Only some lines are wanted. Transcribe, exactly, the lines below from the line with "Payoff matrix (rows" up to and including the line with "A5: 13.6 if".

· · · ·

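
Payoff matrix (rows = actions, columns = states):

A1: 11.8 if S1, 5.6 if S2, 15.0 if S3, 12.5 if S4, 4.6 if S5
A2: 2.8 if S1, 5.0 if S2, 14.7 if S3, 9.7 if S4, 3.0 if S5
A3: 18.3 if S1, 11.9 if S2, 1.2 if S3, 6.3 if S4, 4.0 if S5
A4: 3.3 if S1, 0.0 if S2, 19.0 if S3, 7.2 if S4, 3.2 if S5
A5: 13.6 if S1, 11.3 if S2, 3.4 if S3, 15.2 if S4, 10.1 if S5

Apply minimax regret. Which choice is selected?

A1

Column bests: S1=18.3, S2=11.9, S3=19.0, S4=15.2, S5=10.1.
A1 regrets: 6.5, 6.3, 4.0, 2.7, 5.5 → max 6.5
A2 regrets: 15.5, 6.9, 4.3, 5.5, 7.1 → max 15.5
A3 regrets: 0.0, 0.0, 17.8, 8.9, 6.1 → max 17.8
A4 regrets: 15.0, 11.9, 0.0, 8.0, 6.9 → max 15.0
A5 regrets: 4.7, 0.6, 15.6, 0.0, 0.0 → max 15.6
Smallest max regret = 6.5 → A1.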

· · · ·

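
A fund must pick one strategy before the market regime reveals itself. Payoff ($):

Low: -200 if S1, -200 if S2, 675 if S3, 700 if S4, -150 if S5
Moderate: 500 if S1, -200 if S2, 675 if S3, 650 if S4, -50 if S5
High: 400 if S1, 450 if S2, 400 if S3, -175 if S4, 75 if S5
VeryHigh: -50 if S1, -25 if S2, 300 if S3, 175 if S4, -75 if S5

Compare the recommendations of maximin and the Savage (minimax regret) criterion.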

· · · ·

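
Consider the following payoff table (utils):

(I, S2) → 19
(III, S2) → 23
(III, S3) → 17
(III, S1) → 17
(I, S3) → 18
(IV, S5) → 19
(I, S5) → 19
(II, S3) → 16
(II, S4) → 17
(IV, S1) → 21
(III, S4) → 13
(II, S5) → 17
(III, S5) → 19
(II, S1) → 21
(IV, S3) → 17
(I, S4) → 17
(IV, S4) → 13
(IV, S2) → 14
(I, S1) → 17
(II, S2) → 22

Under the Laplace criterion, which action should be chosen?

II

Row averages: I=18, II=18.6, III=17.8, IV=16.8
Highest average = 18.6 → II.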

· · · ·

▶ **WRITTEN SOLUTION**
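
Payoff matrix (rows = actions, columns = states):

A1: 11.8 if S1, 5.6 if S2, 15.0 if S3, 12.5 if S4, 4.6 if S5
A2: 2.8 if S1, 5.0 if S2, 14.7 if S3, 9.7 if S4, 3.0 if S5
A3: 18.3 if S1, 11.9 if S2, 1.2 if S3, 6.3 if S4, 4.0 if S5
A4: 3.3 if S1, 0.0 if S2, 19.0 if S3, 7.2 if S4, 3.2 if S5
A5: 13.6 if S1, 11.3 if S2, 3.4 if S3, 15.2 if S4, 10.1 if S5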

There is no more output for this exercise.